[Opening Information given section]

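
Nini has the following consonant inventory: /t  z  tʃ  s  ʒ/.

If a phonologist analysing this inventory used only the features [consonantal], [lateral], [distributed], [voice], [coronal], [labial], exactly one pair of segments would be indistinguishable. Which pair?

Both /s/ and /t/ are [+consonantal], [−lateral], [−distributed], [−voice], [+coronal], [−labial]. Since the list omits [continuant] and [strident] — which do distinguish the voiceless alveolar fricative from the voiceless alveolar stop — this pair collapses; all other pairs remain distinct.

s, t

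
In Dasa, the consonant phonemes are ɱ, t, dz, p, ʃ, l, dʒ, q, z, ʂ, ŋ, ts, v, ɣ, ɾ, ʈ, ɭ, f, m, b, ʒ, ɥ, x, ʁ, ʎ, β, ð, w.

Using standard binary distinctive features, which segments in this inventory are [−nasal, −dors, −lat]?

Eliminate segments failing any feature: /ɱ, ŋ, m/ are [+nasal]; /l, ɭ/ are [+lateral]; /q, ɣ, ɥ, x, ʁ, ʎ, w/ are [+dorsal]. The remaining /t, dz, p, ʃ, dʒ, z, ʂ, ts, v, ɾ, ʈ, f, b, ʒ, β, ð/ satisfy [−nasal], [−dorsal], [−lateral].

t, dz, p, ʃ, dʒ, z, ʂ, ts, v, ɾ, ʈ, f, b, ʒ, β, ð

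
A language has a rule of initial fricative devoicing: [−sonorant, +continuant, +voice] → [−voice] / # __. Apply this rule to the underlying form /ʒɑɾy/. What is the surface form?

Only the initial segment /ʒ/ is both word-initial and matches the structural description. It is a voiced postalveolar fricative, so [−sonorant, +continuant, +voice] holds; changing it to [−voice] with all other features held fixed yields /ʃ/ (voiceless postalveolar fricative). No other segment meets both the structural description and the environment, so the output is [ʃɑɾy].

[ʃɑɾy]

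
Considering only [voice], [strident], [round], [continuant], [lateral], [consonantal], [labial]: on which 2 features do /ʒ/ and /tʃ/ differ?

[voice], [continuant]

/ʒ/ is the voiced postalveolar fricative and /tʃ/ is the voiceless postalveolar affricate. Both are [+strident], [-round], [-lateral], [+consonantal], [-labial]. /ʒ/ is [+voice] while /tʃ/ is [-voice]; /ʒ/ is [+continuant] while /tʃ/ is [-continuant], so the distinguishing features are [voice], [continuant].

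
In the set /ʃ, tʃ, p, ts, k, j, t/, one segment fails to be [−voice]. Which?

j

Every segment except /j/ is [−voice]. /j/ (palatal glide) is [+voice], so it is the exception.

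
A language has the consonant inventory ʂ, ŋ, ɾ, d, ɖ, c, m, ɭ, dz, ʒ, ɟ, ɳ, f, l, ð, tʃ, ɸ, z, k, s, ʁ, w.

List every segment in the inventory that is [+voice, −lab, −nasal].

ɾ, d, ɖ, ɭ, dz, ʒ, ɟ, l, ð, z, ʁ

Checking each segment against [+voice], [−labial], [−nasal]: /ɾ/ (alveolar tap), /d/ (voiced alveolar stop), /ɖ/ (voiced retroflex stop), /ɭ/ (retroflex lateral approximant), /dz/ (voiced alveolar affricate), /ʒ/ (voiced postalveolar fricative), among others, satisfy every feature; every other segment in the inventory fails at least one.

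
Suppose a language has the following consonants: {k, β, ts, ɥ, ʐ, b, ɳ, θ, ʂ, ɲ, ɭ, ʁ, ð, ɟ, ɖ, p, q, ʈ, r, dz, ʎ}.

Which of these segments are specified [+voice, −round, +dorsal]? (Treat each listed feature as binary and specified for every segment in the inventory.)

ɲ, ʁ, ɟ, ʎ

Checking each segment against [+voice], [−round], [+dorsal]: /ɲ/ (palatal nasal), /ʁ/ (voiced uvular fricative), /ɟ/ (voiced palatal stop), /ʎ/ (palatal lateral approximant) satisfy every feature; every other segment in the inventory fails at least one.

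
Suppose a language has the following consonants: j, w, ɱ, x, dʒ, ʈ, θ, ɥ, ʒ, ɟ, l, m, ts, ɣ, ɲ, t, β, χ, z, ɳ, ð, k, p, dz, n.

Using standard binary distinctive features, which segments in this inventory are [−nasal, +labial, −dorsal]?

Eliminate segments failing any feature: /j, x, dʒ, ʈ, θ, ʒ, ɟ, l, ts, ɣ, t, χ, z, ð, k, dz/ are [−labial]; /w, ɥ/ are [+dorsal]; /ɱ, m, ɲ, ɳ, n/ are [+nasal]. The remaining /β, p/ satisfy [−nasal], [+labial], [−dorsal].

β, p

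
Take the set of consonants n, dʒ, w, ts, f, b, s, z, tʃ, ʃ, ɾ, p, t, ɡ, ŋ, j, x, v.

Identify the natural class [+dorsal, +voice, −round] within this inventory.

ɡ, ŋ, j

Checking each segment against [+dorsal], [+voice], [−round]: /ɡ/ (voiced velar stop), /ŋ/ (velar nasal), /j/ (palatal glide) satisfy every feature; every other segment in the inventory fails at least one.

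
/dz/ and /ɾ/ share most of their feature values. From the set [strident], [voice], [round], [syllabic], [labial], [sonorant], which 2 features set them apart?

The two segments share [+voice], [−round], [−syllabic], [−labial]. The only features from the list on which they differ: /dz/ is [−sonorant] while /ɾ/ is [+sonorant]; /dz/ is [+strident] while /ɾ/ is [−strident].

[sonorant], [strident]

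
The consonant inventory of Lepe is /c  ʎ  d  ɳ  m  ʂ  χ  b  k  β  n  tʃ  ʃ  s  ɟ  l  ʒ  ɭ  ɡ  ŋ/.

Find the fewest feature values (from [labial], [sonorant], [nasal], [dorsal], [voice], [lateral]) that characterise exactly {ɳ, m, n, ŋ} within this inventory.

[+nasal]

/ɳ, m, n, ŋ/ are exactly the [+nasal] segments in the inventory, so a single feature suffices.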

[Closing Information given section]

__Work task__: Within the listing above, tally the lines holding the word "consonants". Give the tally only.

__Result for this task__: 3